Dataset entries>
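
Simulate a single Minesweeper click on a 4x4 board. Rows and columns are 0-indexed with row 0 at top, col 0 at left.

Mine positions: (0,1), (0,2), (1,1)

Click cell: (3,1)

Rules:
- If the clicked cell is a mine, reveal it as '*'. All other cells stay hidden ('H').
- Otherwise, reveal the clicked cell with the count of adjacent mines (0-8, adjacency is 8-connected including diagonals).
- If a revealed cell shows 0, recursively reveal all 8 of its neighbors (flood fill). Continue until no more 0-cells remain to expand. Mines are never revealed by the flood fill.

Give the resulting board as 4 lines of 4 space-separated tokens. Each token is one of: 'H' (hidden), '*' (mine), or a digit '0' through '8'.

H H H H
H H 3 1
1 1 1 0
0 0 0 0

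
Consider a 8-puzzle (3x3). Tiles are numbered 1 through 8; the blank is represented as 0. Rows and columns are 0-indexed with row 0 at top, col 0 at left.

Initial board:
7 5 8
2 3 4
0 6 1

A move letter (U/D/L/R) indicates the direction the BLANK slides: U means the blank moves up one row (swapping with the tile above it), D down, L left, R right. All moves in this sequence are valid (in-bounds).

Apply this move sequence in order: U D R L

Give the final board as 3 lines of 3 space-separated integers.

After move 1 (U):
7 5 8
0 3 4
2 6 1

After move 2 (D):
7 5 8
2 3 4
0 6 1

After move 3 (R):
7 5 8
2 3 4
6 0 1

After move 4 (L):
7 5 8
2 3 4
0 6 1

Answer: 7 5 8
2 3 4
0 6 1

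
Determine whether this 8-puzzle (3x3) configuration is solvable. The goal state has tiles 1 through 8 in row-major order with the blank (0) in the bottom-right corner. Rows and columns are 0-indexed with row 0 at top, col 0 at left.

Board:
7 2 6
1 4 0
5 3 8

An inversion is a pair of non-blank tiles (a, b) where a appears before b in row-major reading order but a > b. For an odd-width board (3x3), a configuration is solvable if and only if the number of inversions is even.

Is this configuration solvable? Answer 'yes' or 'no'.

Inversions (pairs i<j in row-major order where tile[i] > tile[j] > 0): 13
13 is odd, so the puzzle is not solvable.

Answer: no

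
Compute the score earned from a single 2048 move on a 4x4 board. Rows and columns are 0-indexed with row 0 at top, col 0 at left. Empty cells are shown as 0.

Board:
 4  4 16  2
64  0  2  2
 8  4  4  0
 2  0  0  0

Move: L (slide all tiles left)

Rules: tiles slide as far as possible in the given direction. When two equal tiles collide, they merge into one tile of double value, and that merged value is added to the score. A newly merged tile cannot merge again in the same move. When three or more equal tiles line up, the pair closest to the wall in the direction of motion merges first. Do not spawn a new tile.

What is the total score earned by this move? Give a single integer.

Answer: 20

Derivation:
Slide left:
row 0: [4, 4, 16, 2] -> [8, 16, 2, 0]  score +8 (running 8)
row 1: [64, 0, 2, 2] -> [64, 4, 0, 0]  score +4 (running 12)
row 2: [8, 4, 4, 0] -> [8, 8, 0, 0]  score +8 (running 20)
row 3: [2, 0, 0, 0] -> [2, 0, 0, 0]  score +0 (running 20)
Board after move:
 8 16  2  0
64  4  0  0
 8  8  0  0
 2  0  0  0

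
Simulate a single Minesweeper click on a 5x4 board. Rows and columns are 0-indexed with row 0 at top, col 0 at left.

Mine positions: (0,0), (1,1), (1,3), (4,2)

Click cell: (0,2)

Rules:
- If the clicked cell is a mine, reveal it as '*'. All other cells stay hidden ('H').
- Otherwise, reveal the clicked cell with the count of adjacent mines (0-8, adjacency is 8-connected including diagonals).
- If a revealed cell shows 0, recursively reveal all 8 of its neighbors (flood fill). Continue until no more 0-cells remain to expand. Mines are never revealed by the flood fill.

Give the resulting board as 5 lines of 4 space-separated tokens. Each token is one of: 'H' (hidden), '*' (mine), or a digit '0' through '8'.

H H 2 H
H H H H
H H H H
H H H H
H H H H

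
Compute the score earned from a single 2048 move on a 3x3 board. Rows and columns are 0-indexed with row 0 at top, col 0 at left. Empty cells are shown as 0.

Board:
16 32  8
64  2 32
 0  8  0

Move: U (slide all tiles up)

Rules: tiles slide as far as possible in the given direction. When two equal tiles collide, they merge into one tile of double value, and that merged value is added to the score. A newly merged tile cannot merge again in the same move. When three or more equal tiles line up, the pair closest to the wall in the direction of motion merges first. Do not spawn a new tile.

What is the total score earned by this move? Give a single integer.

Answer: 0

Derivation:
Slide up:
col 0: [16, 64, 0] -> [16, 64, 0]  score +0 (running 0)
col 1: [32, 2, 8] -> [32, 2, 8]  score +0 (running 0)
col 2: [8, 32, 0] -> [8, 32, 0]  score +0 (running 0)
Board after move:
16 32  8
64  2 32
 0  8  0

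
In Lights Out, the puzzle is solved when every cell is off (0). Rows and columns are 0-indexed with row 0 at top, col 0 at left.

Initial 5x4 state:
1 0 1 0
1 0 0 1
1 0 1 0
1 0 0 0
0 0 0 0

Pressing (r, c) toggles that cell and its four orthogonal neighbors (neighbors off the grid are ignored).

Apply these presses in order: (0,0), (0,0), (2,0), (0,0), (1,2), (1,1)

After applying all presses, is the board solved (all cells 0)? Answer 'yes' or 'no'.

After press 1 at (0,0):
0 1 1 0
0 0 0 1
1 0 1 0
1 0 0 0
0 0 0 0

After press 2 at (0,0):
1 0 1 0
1 0 0 1
1 0 1 0
1 0 0 0
0 0 0 0

After press 3 at (2,0):
1 0 1 0
0 0 0 1
0 1 1 0
0 0 0 0
0 0 0 0

After press 4 at (0,0):
0 1 1 0
1 0 0 1
0 1 1 0
0 0 0 0
0 0 0 0

After press 5 at (1,2):
0 1 0 0
1 1 1 0
0 1 0 0
0 0 0 0
0 0 0 0

After press 6 at (1,1):
0 0 0 0
0 0 0 0
0 0 0 0
0 0 0 0
0 0 0 0

Lights still on: 0

Answer: yes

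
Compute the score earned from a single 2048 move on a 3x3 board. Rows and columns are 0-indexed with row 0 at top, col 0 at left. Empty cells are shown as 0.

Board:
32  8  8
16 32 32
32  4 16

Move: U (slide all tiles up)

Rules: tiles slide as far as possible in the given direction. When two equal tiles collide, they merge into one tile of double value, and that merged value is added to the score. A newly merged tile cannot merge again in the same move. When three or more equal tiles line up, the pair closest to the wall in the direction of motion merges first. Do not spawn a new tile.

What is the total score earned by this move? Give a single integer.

Answer: 0

Derivation:
Slide up:
col 0: [32, 16, 32] -> [32, 16, 32]  score +0 (running 0)
col 1: [8, 32, 4] -> [8, 32, 4]  score +0 (running 0)
col 2: [8, 32, 16] -> [8, 32, 16]  score +0 (running 0)
Board after move:
32  8  8
16 32 32
32  4 16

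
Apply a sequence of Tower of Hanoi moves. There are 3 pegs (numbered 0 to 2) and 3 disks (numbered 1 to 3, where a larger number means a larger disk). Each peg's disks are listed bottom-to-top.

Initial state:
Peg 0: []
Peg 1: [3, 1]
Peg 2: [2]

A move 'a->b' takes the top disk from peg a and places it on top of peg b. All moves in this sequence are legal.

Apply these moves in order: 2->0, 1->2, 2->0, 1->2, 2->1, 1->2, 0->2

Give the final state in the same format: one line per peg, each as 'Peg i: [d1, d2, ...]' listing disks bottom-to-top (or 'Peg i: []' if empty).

Answer: Peg 0: [2]
Peg 1: []
Peg 2: [3, 1]

Derivation:
After move 1 (2->0):
Peg 0: [2]
Peg 1: [3, 1]
Peg 2: []

After move 2 (1->2):
Peg 0: [2]
Peg 1: [3]
Peg 2: [1]

After move 3 (2->0):
Peg 0: [2, 1]
Peg 1: [3]
Peg 2: []

After move 4 (1->2):
Peg 0: [2, 1]
Peg 1: []
Peg 2: [3]

After move 5 (2->1):
Peg 0: [2, 1]
Peg 1: [3]
Peg 2: []

After move 6 (1->2):
Peg 0: [2, 1]
Peg 1: []
Peg 2: [3]

After move 7 (0->2):
Peg 0: [2]
Peg 1: []
Peg 2: [3, 1]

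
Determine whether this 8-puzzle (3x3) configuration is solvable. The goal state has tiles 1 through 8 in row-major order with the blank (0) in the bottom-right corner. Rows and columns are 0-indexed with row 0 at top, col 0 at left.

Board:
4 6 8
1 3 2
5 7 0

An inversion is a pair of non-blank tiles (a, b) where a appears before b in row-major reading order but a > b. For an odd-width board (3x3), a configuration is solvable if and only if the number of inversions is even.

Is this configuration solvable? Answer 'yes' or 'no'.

Inversions (pairs i<j in row-major order where tile[i] > tile[j] > 0): 13
13 is odd, so the puzzle is not solvable.

Answer: no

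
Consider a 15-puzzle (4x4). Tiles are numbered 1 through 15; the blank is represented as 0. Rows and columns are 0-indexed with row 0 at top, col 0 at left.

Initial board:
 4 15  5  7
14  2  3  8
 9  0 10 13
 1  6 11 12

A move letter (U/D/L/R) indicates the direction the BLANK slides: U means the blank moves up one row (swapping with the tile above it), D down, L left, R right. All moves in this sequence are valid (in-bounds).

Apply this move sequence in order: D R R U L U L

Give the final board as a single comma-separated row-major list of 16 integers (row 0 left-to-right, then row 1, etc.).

After move 1 (D):
 4 15  5  7
14  2  3  8
 9  6 10 13
 1  0 11 12

After move 2 (R):
 4 15  5  7
14  2  3  8
 9  6 10 13
 1 11  0 12

After move 3 (R):
 4 15  5  7
14  2  3  8
 9  6 10 13
 1 11 12  0

After move 4 (U):
 4 15  5  7
14  2  3  8
 9  6 10  0
 1 11 12 13

After move 5 (L):
 4 15  5  7
14  2  3  8
 9  6  0 10
 1 11 12 13

After move 6 (U):
 4 15  5  7
14  2  0  8
 9  6  3 10
 1 11 12 13

After move 7 (L):
 4 15  5  7
14  0  2  8
 9  6  3 10
 1 11 12 13

Answer: 4, 15, 5, 7, 14, 0, 2, 8, 9, 6, 3, 10, 1, 11, 12, 13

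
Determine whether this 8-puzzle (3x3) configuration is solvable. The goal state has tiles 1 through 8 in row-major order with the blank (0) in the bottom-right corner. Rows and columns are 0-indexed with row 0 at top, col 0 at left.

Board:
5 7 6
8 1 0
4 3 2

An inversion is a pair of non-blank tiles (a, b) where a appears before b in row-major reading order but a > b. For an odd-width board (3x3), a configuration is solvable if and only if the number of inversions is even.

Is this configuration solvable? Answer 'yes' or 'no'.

Inversions (pairs i<j in row-major order where tile[i] > tile[j] > 0): 20
20 is even, so the puzzle is solvable.

Answer: yes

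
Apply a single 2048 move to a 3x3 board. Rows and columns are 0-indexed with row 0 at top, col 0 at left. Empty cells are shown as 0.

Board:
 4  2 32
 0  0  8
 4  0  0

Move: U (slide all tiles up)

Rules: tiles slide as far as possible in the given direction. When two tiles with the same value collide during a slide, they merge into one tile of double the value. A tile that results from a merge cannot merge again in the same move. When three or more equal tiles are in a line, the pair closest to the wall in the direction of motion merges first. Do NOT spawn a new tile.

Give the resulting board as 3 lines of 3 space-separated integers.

Slide up:
col 0: [4, 0, 4] -> [8, 0, 0]
col 1: [2, 0, 0] -> [2, 0, 0]
col 2: [32, 8, 0] -> [32, 8, 0]

Answer:  8  2 32
 0  0  8
 0  0  0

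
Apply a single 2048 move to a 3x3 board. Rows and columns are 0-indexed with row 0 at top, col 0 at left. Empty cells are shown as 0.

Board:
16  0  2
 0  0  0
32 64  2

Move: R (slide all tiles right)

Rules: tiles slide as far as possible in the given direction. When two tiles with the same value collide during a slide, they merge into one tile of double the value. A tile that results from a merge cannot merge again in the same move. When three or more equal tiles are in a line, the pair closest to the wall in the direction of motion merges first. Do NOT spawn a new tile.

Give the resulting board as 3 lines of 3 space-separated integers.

Answer:  0 16  2
 0  0  0
32 64  2

Derivation:
Slide right:
row 0: [16, 0, 2] -> [0, 16, 2]
row 1: [0, 0, 0] -> [0, 0, 0]
row 2: [32, 64, 2] -> [32, 64, 2]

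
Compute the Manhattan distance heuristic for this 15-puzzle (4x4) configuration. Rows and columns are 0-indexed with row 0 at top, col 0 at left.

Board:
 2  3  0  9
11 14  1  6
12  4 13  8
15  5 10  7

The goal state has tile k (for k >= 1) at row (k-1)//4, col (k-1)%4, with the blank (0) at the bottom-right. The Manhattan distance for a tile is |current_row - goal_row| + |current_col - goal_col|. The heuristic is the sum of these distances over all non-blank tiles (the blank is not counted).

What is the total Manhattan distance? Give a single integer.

Tile 2: (0,0)->(0,1) = 1
Tile 3: (0,1)->(0,2) = 1
Tile 9: (0,3)->(2,0) = 5
Tile 11: (1,0)->(2,2) = 3
Tile 14: (1,1)->(3,1) = 2
Tile 1: (1,2)->(0,0) = 3
Tile 6: (1,3)->(1,1) = 2
Tile 12: (2,0)->(2,3) = 3
Tile 4: (2,1)->(0,3) = 4
Tile 13: (2,2)->(3,0) = 3
Tile 8: (2,3)->(1,3) = 1
Tile 15: (3,0)->(3,2) = 2
Tile 5: (3,1)->(1,0) = 3
Tile 10: (3,2)->(2,1) = 2
Tile 7: (3,3)->(1,2) = 3
Sum: 1 + 1 + 5 + 3 + 2 + 3 + 2 + 3 + 4 + 3 + 1 + 2 + 3 + 2 + 3 = 38

Answer: 38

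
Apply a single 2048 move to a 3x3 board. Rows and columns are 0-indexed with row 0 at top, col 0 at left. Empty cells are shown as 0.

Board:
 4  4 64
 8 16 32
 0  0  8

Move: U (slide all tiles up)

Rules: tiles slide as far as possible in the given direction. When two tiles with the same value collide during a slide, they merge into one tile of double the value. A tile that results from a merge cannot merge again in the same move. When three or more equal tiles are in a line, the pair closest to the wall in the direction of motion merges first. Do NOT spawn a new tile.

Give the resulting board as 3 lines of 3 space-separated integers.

Slide up:
col 0: [4, 8, 0] -> [4, 8, 0]
col 1: [4, 16, 0] -> [4, 16, 0]
col 2: [64, 32, 8] -> [64, 32, 8]

Answer:  4  4 64
 8 16 32
 0  0  8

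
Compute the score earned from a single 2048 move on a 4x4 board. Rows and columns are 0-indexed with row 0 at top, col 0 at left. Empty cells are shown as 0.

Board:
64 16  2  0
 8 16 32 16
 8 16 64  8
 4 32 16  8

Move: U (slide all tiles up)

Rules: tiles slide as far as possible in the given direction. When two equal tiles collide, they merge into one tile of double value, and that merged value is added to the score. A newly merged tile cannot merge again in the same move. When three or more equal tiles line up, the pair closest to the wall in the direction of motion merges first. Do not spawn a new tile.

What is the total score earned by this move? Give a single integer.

Slide up:
col 0: [64, 8, 8, 4] -> [64, 16, 4, 0]  score +16 (running 16)
col 1: [16, 16, 16, 32] -> [32, 16, 32, 0]  score +32 (running 48)
col 2: [2, 32, 64, 16] -> [2, 32, 64, 16]  score +0 (running 48)
col 3: [0, 16, 8, 8] -> [16, 16, 0, 0]  score +16 (running 64)
Board after move:
64 32  2 16
16 16 32 16
 4 32 64  0
 0  0 16  0

Answer: 64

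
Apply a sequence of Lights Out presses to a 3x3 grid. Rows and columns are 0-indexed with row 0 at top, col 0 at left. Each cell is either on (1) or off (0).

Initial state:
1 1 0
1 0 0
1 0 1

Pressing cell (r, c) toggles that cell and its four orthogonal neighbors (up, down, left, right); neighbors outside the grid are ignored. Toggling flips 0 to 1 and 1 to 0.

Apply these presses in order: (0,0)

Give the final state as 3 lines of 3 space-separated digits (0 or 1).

After press 1 at (0,0):
0 0 0
0 0 0
1 0 1

Answer: 0 0 0
0 0 0
1 0 1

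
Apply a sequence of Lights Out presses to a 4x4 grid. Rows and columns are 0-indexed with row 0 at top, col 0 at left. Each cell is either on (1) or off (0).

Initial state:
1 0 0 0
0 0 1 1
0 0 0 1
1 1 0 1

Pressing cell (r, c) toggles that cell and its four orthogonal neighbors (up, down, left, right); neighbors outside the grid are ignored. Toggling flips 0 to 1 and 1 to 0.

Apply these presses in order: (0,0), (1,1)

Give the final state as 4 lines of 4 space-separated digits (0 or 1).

Answer: 0 0 0 0
0 1 0 1
0 1 0 1
1 1 0 1

Derivation:
After press 1 at (0,0):
0 1 0 0
1 0 1 1
0 0 0 1
1 1 0 1

After press 2 at (1,1):
0 0 0 0
0 1 0 1
0 1 0 1
1 1 0 1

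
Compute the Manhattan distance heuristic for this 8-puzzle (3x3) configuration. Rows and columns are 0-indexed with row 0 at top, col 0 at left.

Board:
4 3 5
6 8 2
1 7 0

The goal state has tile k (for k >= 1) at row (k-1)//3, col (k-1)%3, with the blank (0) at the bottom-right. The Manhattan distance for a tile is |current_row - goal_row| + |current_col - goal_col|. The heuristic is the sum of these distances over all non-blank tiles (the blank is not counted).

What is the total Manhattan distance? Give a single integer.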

YOUR GOAL>
From the records, copy out each line that includes the string "positions".

RESPONSE TO THIS EXERCISE>
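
Mine positions: (0,1), (0,2), (1,1)
Mine positions: (0,0), (1,1), (1,3), (4,2)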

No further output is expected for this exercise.